• _WHAT TO WORK ON_: Each line of the data must be reproduced as it appears.

• _SUPPLIED RECORDS_:
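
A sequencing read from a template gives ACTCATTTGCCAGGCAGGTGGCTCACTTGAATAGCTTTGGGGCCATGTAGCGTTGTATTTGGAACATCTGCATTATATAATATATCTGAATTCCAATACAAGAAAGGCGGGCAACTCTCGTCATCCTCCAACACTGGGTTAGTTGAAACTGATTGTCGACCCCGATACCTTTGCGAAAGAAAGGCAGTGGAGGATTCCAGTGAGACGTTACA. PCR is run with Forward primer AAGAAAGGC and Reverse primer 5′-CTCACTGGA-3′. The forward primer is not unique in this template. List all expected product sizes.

The forward primer AAGAAAGGC matches the top strand at positions 100–108, 177–185.
The reverse primer's reverse complement is TCCAGTGAG, matching at positions 196–204.
Each forward site pairs with the reverse site to give a product ending at position 204: sizes 105, 28 bp.

105 bp, 28 bp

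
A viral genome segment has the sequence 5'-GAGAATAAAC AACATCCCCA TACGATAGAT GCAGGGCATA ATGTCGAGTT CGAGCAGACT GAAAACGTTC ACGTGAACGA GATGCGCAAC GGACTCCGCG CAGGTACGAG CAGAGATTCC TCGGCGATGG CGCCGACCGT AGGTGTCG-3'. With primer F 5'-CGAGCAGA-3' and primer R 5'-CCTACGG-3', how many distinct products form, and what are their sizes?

The forward primer CGAGCAGA matches the top strand at positions 51–58, 107–114.
The reverse primer's reverse complement is CCGTAGG, matching at positions 137–143.
Each forward site pairs with the reverse site to give a product ending at position 143: sizes 93, 37 bp.

Two products: 93 bp, 37 bp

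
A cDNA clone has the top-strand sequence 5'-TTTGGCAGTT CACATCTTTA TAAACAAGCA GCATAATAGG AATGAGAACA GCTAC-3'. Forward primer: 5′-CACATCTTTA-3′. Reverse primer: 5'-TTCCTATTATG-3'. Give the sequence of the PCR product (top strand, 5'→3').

5'-CACATCTTTATAAACAAGCAGCATAATAGGAA-3'

Scanning the template, CACATCTTTA occurs at positions 11–20; this primer anneals to the bottom strand there with its 3' end pointing downstream.
Reverse complement of the reverse primer: CATAATAGGAA. This occurs on the top strand at positions 32–42.
The product is the template from position 11 through 42 (32 bp).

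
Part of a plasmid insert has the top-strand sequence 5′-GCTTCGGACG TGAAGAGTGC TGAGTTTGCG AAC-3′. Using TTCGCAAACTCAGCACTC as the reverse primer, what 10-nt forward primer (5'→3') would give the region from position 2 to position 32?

The reverse primer's reverse complement GAGTGCTGAGTTTGCGAA matches the template at positions 15–32; the product starts at position 2.
The forward primer is identical to the top strand over positions 2–11: CTTCGGACGT.

5'-CTTCGGACGT-3'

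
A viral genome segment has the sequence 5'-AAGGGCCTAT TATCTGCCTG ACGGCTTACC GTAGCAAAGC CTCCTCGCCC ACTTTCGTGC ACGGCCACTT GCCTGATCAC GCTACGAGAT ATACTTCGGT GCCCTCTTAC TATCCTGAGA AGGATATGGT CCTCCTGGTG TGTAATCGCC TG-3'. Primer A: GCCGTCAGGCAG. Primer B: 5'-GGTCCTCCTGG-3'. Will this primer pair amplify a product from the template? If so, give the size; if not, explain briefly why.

No product — the primers' 3' ends point away from each other.

Primer A (GCCGTCAGGCAG) has reverse complement CTGCCTGACGGC, which matches the top strand at positions 14–25; primer A anneals to the top strand there with its 3' end pointing upstream toward position 14.
Primer B (GGTCCTCCTGG) matches the top strand directly at positions 128–138; it anneals to the bottom strand with its 3' end pointing downstream toward position 138.
The 3' ends diverge (primer A extends toward position 1, primer B toward position 152), so the primers never converge on a shared product.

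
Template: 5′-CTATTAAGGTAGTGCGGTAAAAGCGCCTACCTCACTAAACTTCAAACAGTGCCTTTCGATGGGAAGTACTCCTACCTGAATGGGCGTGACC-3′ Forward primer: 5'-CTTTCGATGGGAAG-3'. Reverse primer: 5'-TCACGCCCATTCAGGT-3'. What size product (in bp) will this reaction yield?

37 bp

Scanning the template, CTTTCGATGGGAAG occurs at positions 53–66; this primer anneals to the bottom strand there with its 3' end pointing downstream.
Taking the reverse complement of TCACGCCCATTCAGGT gives ACCTGAATGGGCGTGA, found at positions 74–89 on the template; the primer anneals here to the top strand with its 3' end pointing upstream.
The product runs from position 53 to position 89, so its length is 89 − 53 + 1 = 37 bp.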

• _TASK OUTPUT_:
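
A sequencing read from a template gives ACTCATTTGCCAGGCAGGTGGCTCACTTGAATAGCTTTGGGGCCATGTAGCGTTGTATTTGGAACATCTGCATTATATAATATATCTGAATTCCAATACAAGAAAGGCGGGCAACTCTCGTCATCCTCCAACACTGGGTTAGTTGAAACTGATTGTCGACCCCGATACCTTTGCGAAAGAAAGGCAGTGGAGGATTCCAGTGAGACGTTACA. PCR is run with Forward primer AAGAAAGGC and Reverse primer 5′-CTCACTGGA-3′. The forward primer is not unique in this template. List all expected product sizes.

The forward primer AAGAAAGGC matches the top strand at positions 100–108, 177–185.
The reverse primer's reverse complement is TCCAGTGAG, matching at positions 196–204.
Each forward site pairs with the reverse site to give a product ending at position 204: sizes 105, 28 bp.

105 bp, 28 bp

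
A viral genome segment has the sequence 5'-GAGAATAAAC AACATCCCCA TACGATAGAT GCAGGGCATA ATGTCGAGTT CGAGCAGACT GAAAACGTTC ACGTGAACGA GATGCGCAAC GGACTCCGCG CAGGTACGAG CAGAGATTCC TCGGCGATGG CGCCGACCGT AGGTGTCG-3'. With primer F 5'-CGAGCAGA-3' and primer R 5'-CCTACGG-3', how many distinct products form, and what are their sizes?

The forward primer CGAGCAGA matches the top strand at positions 51–58, 107–114.
The reverse primer's reverse complement is CCGTAGG, matching at positions 137–143.
Each forward site pairs with the reverse site to give a product ending at position 143: sizes 93, 37 bp.

Two products: 93 bp, 37 bp

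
A cDNA clone has the top-strand sequence 5'-TTTGGCAGTT CACATCTTTA TAAACAAGCA GCATAATAGG AATGAGAACA GCTAC-3'. Forward primer: 5′-CACATCTTTA-3′. Reverse primer: 5'-TTCCTATTATG-3'. Give the sequence of the PCR product (top strand, 5'→3').

5'-CACATCTTTATAAACAAGCAGCATAATAGGAA-3'

Scanning the template, CACATCTTTA occurs at positions 11–20; this primer anneals to the bottom strand there with its 3' end pointing downstream.
Reverse complement of the reverse primer: CATAATAGGAA. This occurs on the top strand at positions 32–42.
The product is the template from position 11 through 42 (32 bp).

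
Part of a plasmid insert has the top-strand sequence 5′-GCTTCGGACG TGAAGAGTGC TGAGTTTGCG AAC-3′. Using TTCGCAAACTCAGCACTC as the reverse primer, what 10-nt forward primer (5'→3') would give the region from position 2 to position 32?

The reverse primer's reverse complement GAGTGCTGAGTTTGCGAA matches the template at positions 15–32; the product starts at position 2.
The forward primer is identical to the top strand over positions 2–11: CTTCGGACGT.

5'-CTTCGGACGT-3'

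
A viral genome segment has the sequence 5'-AAGGGCCTAT TATCTGCCTG ACGGCTTACC GTAGCAAAGC CTCCTCGCCC ACTTTCGTGC ACGGCCACTT GCCTGATCAC GCTACGAGAT ATACTTCGGT GCCCTCTTAC TATCCTGAGA AGGATATGGT CCTCCTGGTG TGTAATCGCC TG-3'. Primer A: GCCGTCAGGCAG. Primer B: 5'-GGTCCTCCTGG-3'. Will this primer pair amplify a product from the template? If so, give the size; if not, explain briefly why.

No product — the primers' 3' ends point away from each other.

Primer A (GCCGTCAGGCAG) has reverse complement CTGCCTGACGGC, which matches the top strand at positions 14–25; primer A anneals to the top strand there with its 3' end pointing upstream toward position 14.
Primer B (GGTCCTCCTGG) matches the top strand directly at positions 128–138; it anneals to the bottom strand with its 3' end pointing downstream toward position 138.
The 3' ends diverge (primer A extends toward position 1, primer B toward position 152), so the primers never converge on a shared product.

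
Template: 5′-CTATTAAGGTAGTGCGGTAAAAGCGCCTACCTCACTAAACTTCAAACAGTGCCTTTCGATGGGAAGTACTCCTACCTGAATGGGCGTGACC-3′ Forward primer: 5'-CTTTCGATGGGAAG-3'. Reverse primer: 5'-TCACGCCCATTCAGGT-3'. What size product (in bp) will this reaction yield?

37 bp

Scanning the template, CTTTCGATGGGAAG occurs at positions 53–66; this primer anneals to the bottom strand there with its 3' end pointing downstream.
Taking the reverse complement of TCACGCCCATTCAGGT gives ACCTGAATGGGCGTGA, found at positions 74–89 on the template; the primer anneals here to the top strand with its 3' end pointing upstream.
The product runs from position 53 to position 89, so its length is 89 − 53 + 1 = 37 bp.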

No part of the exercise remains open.